Required work - Report, from the records below, every line where the word "Interest" appears.

Working data -
· · · · · · ·

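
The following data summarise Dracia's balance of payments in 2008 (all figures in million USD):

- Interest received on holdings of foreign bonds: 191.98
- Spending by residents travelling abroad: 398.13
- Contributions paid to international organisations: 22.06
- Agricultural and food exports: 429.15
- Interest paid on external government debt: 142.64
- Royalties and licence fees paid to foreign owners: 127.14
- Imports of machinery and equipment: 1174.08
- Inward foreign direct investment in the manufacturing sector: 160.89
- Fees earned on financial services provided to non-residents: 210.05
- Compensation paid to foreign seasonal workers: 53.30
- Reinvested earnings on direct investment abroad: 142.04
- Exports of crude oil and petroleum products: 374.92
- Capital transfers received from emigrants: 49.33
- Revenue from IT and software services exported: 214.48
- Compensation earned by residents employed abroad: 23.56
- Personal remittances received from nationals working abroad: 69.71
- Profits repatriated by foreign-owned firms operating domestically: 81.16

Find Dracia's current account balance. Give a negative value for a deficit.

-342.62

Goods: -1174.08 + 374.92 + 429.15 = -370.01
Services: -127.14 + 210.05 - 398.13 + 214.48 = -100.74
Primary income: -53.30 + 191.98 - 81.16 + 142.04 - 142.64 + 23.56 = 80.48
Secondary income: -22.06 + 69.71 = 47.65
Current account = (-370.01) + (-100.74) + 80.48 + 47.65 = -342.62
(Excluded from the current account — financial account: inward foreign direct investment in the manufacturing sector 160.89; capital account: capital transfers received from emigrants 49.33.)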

· · · · · · ·

Expected answer -
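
- Interest received on holdings of foreign bonds: 191.98
- Interest paid on external government debt: 142.64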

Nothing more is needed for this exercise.